Exercise directions -
First find the line with "Watermark policy: max_seen_minus_delay" in the entries below, then set down exactly every line through the line with "1. Late check: if", that line included.

====== Available records

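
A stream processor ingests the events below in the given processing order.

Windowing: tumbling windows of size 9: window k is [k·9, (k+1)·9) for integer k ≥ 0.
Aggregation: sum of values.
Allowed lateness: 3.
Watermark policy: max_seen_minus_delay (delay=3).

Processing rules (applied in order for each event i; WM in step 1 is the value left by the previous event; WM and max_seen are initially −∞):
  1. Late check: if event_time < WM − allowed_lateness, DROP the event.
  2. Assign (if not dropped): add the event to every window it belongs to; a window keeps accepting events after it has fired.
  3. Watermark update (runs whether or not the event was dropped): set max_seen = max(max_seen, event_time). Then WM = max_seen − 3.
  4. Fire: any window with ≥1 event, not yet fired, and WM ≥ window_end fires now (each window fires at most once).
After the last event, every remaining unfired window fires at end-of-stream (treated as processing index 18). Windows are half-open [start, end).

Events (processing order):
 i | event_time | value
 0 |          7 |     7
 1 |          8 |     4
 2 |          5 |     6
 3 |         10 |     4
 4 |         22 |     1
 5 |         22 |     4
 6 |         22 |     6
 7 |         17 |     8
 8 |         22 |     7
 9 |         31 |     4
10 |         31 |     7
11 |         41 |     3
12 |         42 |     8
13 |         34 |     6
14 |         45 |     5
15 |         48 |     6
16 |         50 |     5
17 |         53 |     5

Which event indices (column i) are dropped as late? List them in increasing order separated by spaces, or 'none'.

i=0 t=7 v=7: → [0,9); WM=4
i=1 t=8 v=4: → [0,9); WM=5
i=2 t=5 v=6: → [0,9); WM=5
i=3 t=10 v=4: → [9,18); WM=7
i=4 t=22 v=1: → [18,27); WM=19; [0,9) fires=17 [9,18) fires=4
i=5 t=22 v=4: → [18,27); WM=19
i=6 t=22 v=6: → [18,27); WM=19
i=7 t=17 v=8: → [9,18); WM=19
i=8 t=22 v=7: → [18,27); WM=19
i=9 t=31 v=4: → [27,36); WM=28; [18,27) fires=18
i=10 t=31 v=7: → [27,36); WM=28
i=11 t=41 v=3: → [36,45); WM=38; [27,36) fires=11
i=12 t=42 v=8: → [36,45); WM=39
i=13 t=34 v=6: DROP (t<39-3); WM=39
i=14 t=45 v=5: → [45,54); WM=42
i=15 t=48 v=6: → [45,54); WM=45; [36,45) fires=11
i=16 t=50 v=5: → [45,54); WM=47
i=17 t=53 v=5: → [45,54); WM=50

13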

============

Answer to the exercise -
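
Watermark policy: max_seen_minus_delay (delay=3).

Processing rules (applied in order for each event i; WM in step 1 is the value left by the previous event; WM and max_seen are initially −∞):
  1. Late check: if event_time < WM − allowed_lateness, DROP the event.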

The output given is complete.